**TASK DESCRIPTION**. Output exactly the first line of the listing and each line after it, through the line that contains "2. reserve R2 A 3"; add nothing else.

**GIVEN DATA**.
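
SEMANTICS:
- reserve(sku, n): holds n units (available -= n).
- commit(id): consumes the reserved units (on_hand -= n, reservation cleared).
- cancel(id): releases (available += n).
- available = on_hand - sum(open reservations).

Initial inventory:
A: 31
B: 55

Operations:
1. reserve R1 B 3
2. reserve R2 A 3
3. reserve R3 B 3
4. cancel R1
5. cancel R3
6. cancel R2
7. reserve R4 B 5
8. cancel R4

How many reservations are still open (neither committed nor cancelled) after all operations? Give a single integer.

Answer: 0

Derivation:
Step 1: reserve R1 B 3 -> on_hand[A=31 B=55] avail[A=31 B=52] open={R1}
Step 2: reserve R2 A 3 -> on_hand[A=31 B=55] avail[A=28 B=52] open={R1,R2}
Step 3: reserve R3 B 3 -> on_hand[A=31 B=55] avail[A=28 B=49] open={R1,R2,R3}
Step 4: cancel R1 -> on_hand[A=31 B=55] avail[A=28 B=52] open={R2,R3}
Step 5: cancel R3 -> on_hand[A=31 B=55] avail[A=28 B=55] open={R2}
Step 6: cancel R2 -> on_hand[A=31 B=55] avail[A=31 B=55] open={}
Step 7: reserve R4 B 5 -> on_hand[A=31 B=55] avail[A=31 B=50] open={R4}
Step 8: cancel R4 -> on_hand[A=31 B=55] avail[A=31 B=55] open={}
Open reservations: [] -> 0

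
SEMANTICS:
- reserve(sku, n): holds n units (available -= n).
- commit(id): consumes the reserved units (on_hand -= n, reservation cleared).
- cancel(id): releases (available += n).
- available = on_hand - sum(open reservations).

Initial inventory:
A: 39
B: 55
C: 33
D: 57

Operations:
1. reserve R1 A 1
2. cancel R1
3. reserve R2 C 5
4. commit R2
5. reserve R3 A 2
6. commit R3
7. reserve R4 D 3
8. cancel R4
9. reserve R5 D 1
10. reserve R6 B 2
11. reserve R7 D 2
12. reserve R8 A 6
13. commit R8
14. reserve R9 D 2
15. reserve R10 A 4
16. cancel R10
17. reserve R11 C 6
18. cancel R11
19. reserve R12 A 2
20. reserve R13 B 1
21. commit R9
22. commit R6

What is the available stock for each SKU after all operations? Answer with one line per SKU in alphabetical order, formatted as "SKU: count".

Answer: A: 29
B: 52
C: 28
D: 52

Derivation:
Step 1: reserve R1 A 1 -> on_hand[A=39 B=55 C=33 D=57] avail[A=38 B=55 C=33 D=57] open={R1}
Step 2: cancel R1 -> on_hand[A=39 B=55 C=33 D=57] avail[A=39 B=55 C=33 D=57] open={}
Step 3: reserve R2 C 5 -> on_hand[A=39 B=55 C=33 D=57] avail[A=39 B=55 C=28 D=57] open={R2}
Step 4: commit R2 -> on_hand[A=39 B=55 C=28 D=57] avail[A=39 B=55 C=28 D=57] open={}
Step 5: reserve R3 A 2 -> on_hand[A=39 B=55 C=28 D=57] avail[A=37 B=55 C=28 D=57] open={R3}
Step 6: commit R3 -> on_hand[A=37 B=55 C=28 D=57] avail[A=37 B=55 C=28 D=57] open={}
Step 7: reserve R4 D 3 -> on_hand[A=37 B=55 C=28 D=57] avail[A=37 B=55 C=28 D=54] open={R4}
Step 8: cancel R4 -> on_hand[A=37 B=55 C=28 D=57] avail[A=37 B=55 C=28 D=57] open={}
Step 9: reserve R5 D 1 -> on_hand[A=37 B=55 C=28 D=57] avail[A=37 B=55 C=28 D=56] open={R5}
Step 10: reserve R6 B 2 -> on_hand[A=37 B=55 C=28 D=57] avail[A=37 B=53 C=28 D=56] open={R5,R6}
Step 11: reserve R7 D 2 -> on_hand[A=37 B=55 C=28 D=57] avail[A=37 B=53 C=28 D=54] open={R5,R6,R7}
Step 12: reserve R8 A 6 -> on_hand[A=37 B=55 C=28 D=57] avail[A=31 B=53 C=28 D=54] open={R5,R6,R7,R8}
Step 13: commit R8 -> on_hand[A=31 B=55 C=28 D=57] avail[A=31 B=53 C=28 D=54] open={R5,R6,R7}
Step 14: reserve R9 D 2 -> on_hand[A=31 B=55 C=28 D=57] avail[A=31 B=53 C=28 D=52] open={R5,R6,R7,R9}
Step 15: reserve R10 A 4 -> on_hand[A=31 B=55 C=28 D=57] avail[A=27 B=53 C=28 D=52] open={R10,R5,R6,R7,R9}
Step 16: cancel R10 -> on_hand[A=31 B=55 C=28 D=57] avail[A=31 B=53 C=28 D=52] open={R5,R6,R7,R9}
Step 17: reserve R11 C 6 -> on_hand[A=31 B=55 C=28 D=57] avail[A=31 B=53 C=22 D=52] open={R11,R5,R6,R7,R9}
Step 18: cancel R11 -> on_hand[A=31 B=55 C=28 D=57] avail[A=31 B=53 C=28 D=52] open={R5,R6,R7,R9}
Step 19: reserve R12 A 2 -> on_hand[A=31 B=55 C=28 D=57] avail[A=29 B=53 C=28 D=52] open={R12,R5,R6,R7,R9}
Step 20: reserve R13 B 1 -> on_hand[A=31 B=55 C=28 D=57] avail[A=29 B=52 C=28 D=52] open={R12,R13,R5,R6,R7,R9}
Step 21: commit R9 -> on_hand[A=31 B=55 C=28 D=55] avail[A=29 B=52 C=28 D=52] open={R12,R13,R5,R6,R7}
Step 22: commit R6 -> on_hand[A=31 B=53 C=28 D=55] avail[A=29 B=52 C=28 D=52] open={R12,R13,R5,R7}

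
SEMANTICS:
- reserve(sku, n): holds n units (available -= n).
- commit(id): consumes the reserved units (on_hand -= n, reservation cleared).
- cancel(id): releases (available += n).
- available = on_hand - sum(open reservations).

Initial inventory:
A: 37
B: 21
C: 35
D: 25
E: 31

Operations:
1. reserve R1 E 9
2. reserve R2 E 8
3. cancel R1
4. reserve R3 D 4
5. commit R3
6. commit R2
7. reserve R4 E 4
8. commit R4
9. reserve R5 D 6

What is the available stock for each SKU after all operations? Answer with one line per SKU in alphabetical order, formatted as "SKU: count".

Answer: A: 37
B: 21
C: 35
D: 15
E: 19

Derivation:
Step 1: reserve R1 E 9 -> on_hand[A=37 B=21 C=35 D=25 E=31] avail[A=37 B=21 C=35 D=25 E=22] open={R1}
Step 2: reserve R2 E 8 -> on_hand[A=37 B=21 C=35 D=25 E=31] avail[A=37 B=21 C=35 D=25 E=14] open={R1,R2}
Step 3: cancel R1 -> on_hand[A=37 B=21 C=35 D=25 E=31] avail[A=37 B=21 C=35 D=25 E=23] open={R2}
Step 4: reserve R3 D 4 -> on_hand[A=37 B=21 C=35 D=25 E=31] avail[A=37 B=21 C=35 D=21 E=23] open={R2,R3}
Step 5: commit R3 -> on_hand[A=37 B=21 C=35 D=21 E=31] avail[A=37 B=21 C=35 D=21 E=23] open={R2}
Step 6: commit R2 -> on_hand[A=37 B=21 C=35 D=21 E=23] avail[A=37 B=21 C=35 D=21 E=23] open={}
Step 7: reserve R4 E 4 -> on_hand[A=37 B=21 C=35 D=21 E=23] avail[A=37 B=21 C=35 D=21 E=19] open={R4}
Step 8: commit R4 -> on_hand[A=37 B=21 C=35 D=21 E=19] avail[A=37 B=21 C=35 D=21 E=19] open={}
Step 9: reserve R5 D 6 -> on_hand[A=37 B=21 C=35 D=21 E=19] avail[A=37 B=21 C=35 D=15 E=19] open={R5}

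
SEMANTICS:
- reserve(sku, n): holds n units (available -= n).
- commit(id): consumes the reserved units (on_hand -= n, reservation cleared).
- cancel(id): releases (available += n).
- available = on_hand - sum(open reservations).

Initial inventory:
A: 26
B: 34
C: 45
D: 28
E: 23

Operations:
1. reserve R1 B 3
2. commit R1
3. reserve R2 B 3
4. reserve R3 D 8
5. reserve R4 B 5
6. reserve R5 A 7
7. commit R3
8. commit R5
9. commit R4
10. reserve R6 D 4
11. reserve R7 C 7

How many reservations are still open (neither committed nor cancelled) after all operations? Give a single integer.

Answer: 3

Derivation:
Step 1: reserve R1 B 3 -> on_hand[A=26 B=34 C=45 D=28 E=23] avail[A=26 B=31 C=45 D=28 E=23] open={R1}
Step 2: commit R1 -> on_hand[A=26 B=31 C=45 D=28 E=23] avail[A=26 B=31 C=45 D=28 E=23] open={}
Step 3: reserve R2 B 3 -> on_hand[A=26 B=31 C=45 D=28 E=23] avail[A=26 B=28 C=45 D=28 E=23] open={R2}
Step 4: reserve R3 D 8 -> on_hand[A=26 B=31 C=45 D=28 E=23] avail[A=26 B=28 C=45 D=20 E=23] open={R2,R3}
Step 5: reserve R4 B 5 -> on_hand[A=26 B=31 C=45 D=28 E=23] avail[A=26 B=23 C=45 D=20 E=23] open={R2,R3,R4}
Step 6: reserve R5 A 7 -> on_hand[A=26 B=31 C=45 D=28 E=23] avail[A=19 B=23 C=45 D=20 E=23] open={R2,R3,R4,R5}
Step 7: commit R3 -> on_hand[A=26 B=31 C=45 D=20 E=23] avail[A=19 B=23 C=45 D=20 E=23] open={R2,R4,R5}
Step 8: commit R5 -> on_hand[A=19 B=31 C=45 D=20 E=23] avail[A=19 B=23 C=45 D=20 E=23] open={R2,R4}
Step 9: commit R4 -> on_hand[A=19 B=26 C=45 D=20 E=23] avail[A=19 B=23 C=45 D=20 E=23] open={R2}
Step 10: reserve R6 D 4 -> on_hand[A=19 B=26 C=45 D=20 E=23] avail[A=19 B=23 C=45 D=16 E=23] open={R2,R6}
Step 11: reserve R7 C 7 -> on_hand[A=19 B=26 C=45 D=20 E=23] avail[A=19 B=23 C=38 D=16 E=23] open={R2,R6,R7}
Open reservations: ['R2', 'R6', 'R7'] -> 3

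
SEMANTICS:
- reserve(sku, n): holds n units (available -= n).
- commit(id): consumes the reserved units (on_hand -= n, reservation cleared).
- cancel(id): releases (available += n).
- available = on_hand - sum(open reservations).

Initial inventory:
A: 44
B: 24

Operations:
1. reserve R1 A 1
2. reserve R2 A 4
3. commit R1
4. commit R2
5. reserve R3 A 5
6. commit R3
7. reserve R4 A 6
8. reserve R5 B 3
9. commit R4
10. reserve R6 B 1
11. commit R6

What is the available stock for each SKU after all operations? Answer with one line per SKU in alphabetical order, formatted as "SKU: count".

Step 1: reserve R1 A 1 -> on_hand[A=44 B=24] avail[A=43 B=24] open={R1}
Step 2: reserve R2 A 4 -> on_hand[A=44 B=24] avail[A=39 B=24] open={R1,R2}
Step 3: commit R1 -> on_hand[A=43 B=24] avail[A=39 B=24] open={R2}
Step 4: commit R2 -> on_hand[A=39 B=24] avail[A=39 B=24] open={}
Step 5: reserve R3 A 5 -> on_hand[A=39 B=24] avail[A=34 B=24] open={R3}
Step 6: commit R3 -> on_hand[A=34 B=24] avail[A=34 B=24] open={}
Step 7: reserve R4 A 6 -> on_hand[A=34 B=24] avail[A=28 B=24] open={R4}
Step 8: reserve R5 B 3 -> on_hand[A=34 B=24] avail[A=28 B=21] open={R4,R5}
Step 9: commit R4 -> on_hand[A=28 B=24] avail[A=28 B=21] open={R5}
Step 10: reserve R6 B 1 -> on_hand[A=28 B=24] avail[A=28 B=20] open={R5,R6}
Step 11: commit R6 -> on_hand[A=28 B=23] avail[A=28 B=20] open={R5}

Answer: A: 28
B: 20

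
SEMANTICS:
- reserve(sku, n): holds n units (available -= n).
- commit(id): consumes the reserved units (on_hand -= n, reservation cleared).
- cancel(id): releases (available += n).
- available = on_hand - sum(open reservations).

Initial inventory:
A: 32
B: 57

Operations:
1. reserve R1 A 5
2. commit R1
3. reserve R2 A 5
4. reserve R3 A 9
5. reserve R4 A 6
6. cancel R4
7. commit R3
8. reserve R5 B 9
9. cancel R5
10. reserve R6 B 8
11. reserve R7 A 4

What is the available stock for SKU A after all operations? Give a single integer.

Answer: 9

Derivation:
Step 1: reserve R1 A 5 -> on_hand[A=32 B=57] avail[A=27 B=57] open={R1}
Step 2: commit R1 -> on_hand[A=27 B=57] avail[A=27 B=57] open={}
Step 3: reserve R2 A 5 -> on_hand[A=27 B=57] avail[A=22 B=57] open={R2}
Step 4: reserve R3 A 9 -> on_hand[A=27 B=57] avail[A=13 B=57] open={R2,R3}
Step 5: reserve R4 A 6 -> on_hand[A=27 B=57] avail[A=7 B=57] open={R2,R3,R4}
Step 6: cancel R4 -> on_hand[A=27 B=57] avail[A=13 B=57] open={R2,R3}
Step 7: commit R3 -> on_hand[A=18 B=57] avail[A=13 B=57] open={R2}
Step 8: reserve R5 B 9 -> on_hand[A=18 B=57] avail[A=13 B=48] open={R2,R5}
Step 9: cancel R5 -> on_hand[A=18 B=57] avail[A=13 B=57] open={R2}
Step 10: reserve R6 B 8 -> on_hand[A=18 B=57] avail[A=13 B=49] open={R2,R6}
Step 11: reserve R7 A 4 -> on_hand[A=18 B=57] avail[A=9 B=49] open={R2,R6,R7}
Final available[A] = 9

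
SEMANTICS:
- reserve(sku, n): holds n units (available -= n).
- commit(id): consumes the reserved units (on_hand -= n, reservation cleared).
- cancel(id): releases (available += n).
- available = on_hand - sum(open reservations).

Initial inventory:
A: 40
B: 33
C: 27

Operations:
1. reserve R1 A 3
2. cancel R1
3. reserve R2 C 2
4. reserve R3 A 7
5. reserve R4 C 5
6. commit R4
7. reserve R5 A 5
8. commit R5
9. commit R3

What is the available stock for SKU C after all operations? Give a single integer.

Step 1: reserve R1 A 3 -> on_hand[A=40 B=33 C=27] avail[A=37 B=33 C=27] open={R1}
Step 2: cancel R1 -> on_hand[A=40 B=33 C=27] avail[A=40 B=33 C=27] open={}
Step 3: reserve R2 C 2 -> on_hand[A=40 B=33 C=27] avail[A=40 B=33 C=25] open={R2}
Step 4: reserve R3 A 7 -> on_hand[A=40 B=33 C=27] avail[A=33 B=33 C=25] open={R2,R3}
Step 5: reserve R4 C 5 -> on_hand[A=40 B=33 C=27] avail[A=33 B=33 C=20] open={R2,R3,R4}
Step 6: commit R4 -> on_hand[A=40 B=33 C=22] avail[A=33 B=33 C=20] open={R2,R3}
Step 7: reserve R5 A 5 -> on_hand[A=40 B=33 C=22] avail[A=28 B=33 C=20] open={R2,R3,R5}
Step 8: commit R5 -> on_hand[A=35 B=33 C=22] avail[A=28 B=33 C=20] open={R2,R3}
Step 9: commit R3 -> on_hand[A=28 B=33 C=22] avail[A=28 B=33 C=20] open={R2}
Final available[C] = 20

Answer: 20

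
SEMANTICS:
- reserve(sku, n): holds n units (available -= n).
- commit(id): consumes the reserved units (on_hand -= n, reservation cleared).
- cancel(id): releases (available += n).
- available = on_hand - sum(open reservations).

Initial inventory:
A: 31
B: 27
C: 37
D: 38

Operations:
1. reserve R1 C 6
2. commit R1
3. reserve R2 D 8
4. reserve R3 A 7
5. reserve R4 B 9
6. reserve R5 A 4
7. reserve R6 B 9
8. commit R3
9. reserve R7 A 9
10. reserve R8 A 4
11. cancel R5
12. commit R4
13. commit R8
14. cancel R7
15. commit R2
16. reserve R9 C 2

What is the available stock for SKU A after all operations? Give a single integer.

Step 1: reserve R1 C 6 -> on_hand[A=31 B=27 C=37 D=38] avail[A=31 B=27 C=31 D=38] open={R1}
Step 2: commit R1 -> on_hand[A=31 B=27 C=31 D=38] avail[A=31 B=27 C=31 D=38] open={}
Step 3: reserve R2 D 8 -> on_hand[A=31 B=27 C=31 D=38] avail[A=31 B=27 C=31 D=30] open={R2}
Step 4: reserve R3 A 7 -> on_hand[A=31 B=27 C=31 D=38] avail[A=24 B=27 C=31 D=30] open={R2,R3}
Step 5: reserve R4 B 9 -> on_hand[A=31 B=27 C=31 D=38] avail[A=24 B=18 C=31 D=30] open={R2,R3,R4}
Step 6: reserve R5 A 4 -> on_hand[A=31 B=27 C=31 D=38] avail[A=20 B=18 C=31 D=30] open={R2,R3,R4,R5}
Step 7: reserve R6 B 9 -> on_hand[A=31 B=27 C=31 D=38] avail[A=20 B=9 C=31 D=30] open={R2,R3,R4,R5,R6}
Step 8: commit R3 -> on_hand[A=24 B=27 C=31 D=38] avail[A=20 B=9 C=31 D=30] open={R2,R4,R5,R6}
Step 9: reserve R7 A 9 -> on_hand[A=24 B=27 C=31 D=38] avail[A=11 B=9 C=31 D=30] open={R2,R4,R5,R6,R7}
Step 10: reserve R8 A 4 -> on_hand[A=24 B=27 C=31 D=38] avail[A=7 B=9 C=31 D=30] open={R2,R4,R5,R6,R7,R8}
Step 11: cancel R5 -> on_hand[A=24 B=27 C=31 D=38] avail[A=11 B=9 C=31 D=30] open={R2,R4,R6,R7,R8}
Step 12: commit R4 -> on_hand[A=24 B=18 C=31 D=38] avail[A=11 B=9 C=31 D=30] open={R2,R6,R7,R8}
Step 13: commit R8 -> on_hand[A=20 B=18 C=31 D=38] avail[A=11 B=9 C=31 D=30] open={R2,R6,R7}
Step 14: cancel R7 -> on_hand[A=20 B=18 C=31 D=38] avail[A=20 B=9 C=31 D=30] open={R2,R6}
Step 15: commit R2 -> on_hand[A=20 B=18 C=31 D=30] avail[A=20 B=9 C=31 D=30] open={R6}
Step 16: reserve R9 C 2 -> on_hand[A=20 B=18 C=31 D=30] avail[A=20 B=9 C=29 D=30] open={R6,R9}
Final available[A] = 20

Answer: 20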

**ANSWER TO THIS TASK**.
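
SEMANTICS:
- reserve(sku, n): holds n units (available -= n).
- commit(id): consumes the reserved units (on_hand -= n, reservation cleared).
- cancel(id): releases (available += n).
- available = on_hand - sum(open reservations).

Initial inventory:
A: 31
B: 55

Operations:
1. reserve R1 B 3
2. reserve R2 A 3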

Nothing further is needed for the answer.